Please state how many lines of the data below contain the word "What", offering nothing besides the number.

* [SUPPLIED ENTRIES]
================
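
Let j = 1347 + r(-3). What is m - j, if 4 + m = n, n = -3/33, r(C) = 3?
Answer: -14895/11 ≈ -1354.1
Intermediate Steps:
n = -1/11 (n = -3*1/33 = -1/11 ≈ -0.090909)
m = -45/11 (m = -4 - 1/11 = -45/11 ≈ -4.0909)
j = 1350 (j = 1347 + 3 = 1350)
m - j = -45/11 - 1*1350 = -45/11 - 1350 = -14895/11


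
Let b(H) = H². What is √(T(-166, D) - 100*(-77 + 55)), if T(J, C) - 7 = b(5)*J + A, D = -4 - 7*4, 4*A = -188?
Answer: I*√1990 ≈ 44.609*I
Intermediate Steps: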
================
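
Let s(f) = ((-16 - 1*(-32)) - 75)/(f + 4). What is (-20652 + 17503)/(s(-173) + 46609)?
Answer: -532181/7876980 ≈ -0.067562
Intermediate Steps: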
================
* [SOLUTION FOR THIS PROBLEM] 3